#### Work request
Please give the records below back in full, exactly as shown.

Data for review: Begin

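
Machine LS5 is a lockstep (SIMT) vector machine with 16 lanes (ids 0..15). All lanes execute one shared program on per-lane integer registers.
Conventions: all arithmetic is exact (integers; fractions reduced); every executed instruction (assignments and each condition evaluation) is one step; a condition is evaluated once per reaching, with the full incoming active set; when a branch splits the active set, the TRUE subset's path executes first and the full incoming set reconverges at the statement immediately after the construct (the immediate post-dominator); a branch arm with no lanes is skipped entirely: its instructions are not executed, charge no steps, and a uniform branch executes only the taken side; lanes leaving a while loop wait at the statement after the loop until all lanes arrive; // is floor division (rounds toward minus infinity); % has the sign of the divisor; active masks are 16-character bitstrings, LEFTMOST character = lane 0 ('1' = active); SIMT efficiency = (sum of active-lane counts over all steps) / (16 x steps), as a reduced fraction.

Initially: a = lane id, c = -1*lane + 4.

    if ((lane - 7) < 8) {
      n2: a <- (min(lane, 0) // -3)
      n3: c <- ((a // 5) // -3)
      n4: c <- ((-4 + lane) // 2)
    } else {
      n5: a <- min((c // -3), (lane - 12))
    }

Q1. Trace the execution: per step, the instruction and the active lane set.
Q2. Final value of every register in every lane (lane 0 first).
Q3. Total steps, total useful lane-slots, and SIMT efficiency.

step 0: eval ((lane - 7) < 8)        1111111111111111
step 1: a <- (min(lane, 0) // -3)    1111111111111110
step 2: c <- ((a // 5) // -3)        1111111111111110
step 3: c <- ((-4 + lane) // 2)      1111111111111110
step 4: a <- min((c // -3), (lane - 12)) 0000000000000001

Answer: 5 steps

a: 0,0,0,0,0,0,0,0,0,0,0,0,0,0,0,3
c: -2,-2,-1,-1,0,0,1,1,2,2,3,3,4,4,5,-11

steps = 5; useful = 62; efficiency = 62/80 = 31/40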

Data for review: End

#### Expected answer
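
Machine LS5 is a lockstep (SIMT) vector machine with 16 lanes (ids 0..15). All lanes execute one shared program on per-lane integer registers.
Conventions: all arithmetic is exact (integers; fractions reduced); every executed instruction (assignments and each condition evaluation) is one step; a condition is evaluated once per reaching, with the full incoming active set; when a branch splits the active set, the TRUE subset's path executes first and the full incoming set reconverges at the statement immediately after the construct (the immediate post-dominator); a branch arm with no lanes is skipped entirely: its instructions are not executed, charge no steps, and a uniform branch executes only the taken side; lanes leaving a while loop wait at the statement after the loop until all lanes arrive; // is floor division (rounds toward minus infinity); % has the sign of the divisor; active masks are 16-character bitstrings, LEFTMOST character = lane 0 ('1' = active); SIMT efficiency = (sum of active-lane counts over all steps) / (16 x steps), as a reduced fraction.

Initially: a = lane id, c = -1*lane + 4.

    if ((lane - 7) < 8) {
      n2: a <- (min(lane, 0) // -3)
      n3: c <- ((a // 5) // -3)
      n4: c <- ((-4 + lane) // 2)
    } else {
      n5: a <- min((c // -3), (lane - 12))
    }

Q1. Trace the execution: per step, the instruction and the active lane set.
Q2. Final value of every register in every lane (lane 0 first).
Q3. Total steps, total useful lane-slots, and SIMT efficiency.

step 0: eval ((lane - 7) < 8)        1111111111111111
step 1: a <- (min(lane, 0) // -3)    1111111111111110
step 2: c <- ((a // 5) // -3)        1111111111111110
step 3: c <- ((-4 + lane) // 2)      1111111111111110
step 4: a <- min((c // -3), (lane - 12)) 0000000000000001

Answer: 5 steps

a: 0,0,0,0,0,0,0,0,0,0,0,0,0,0,0,3
c: -2,-2,-1,-1,0,0,1,1,2,2,3,3,4,4,5,-11

steps = 5; useful = 62; efficiency = 62/80 = 31/40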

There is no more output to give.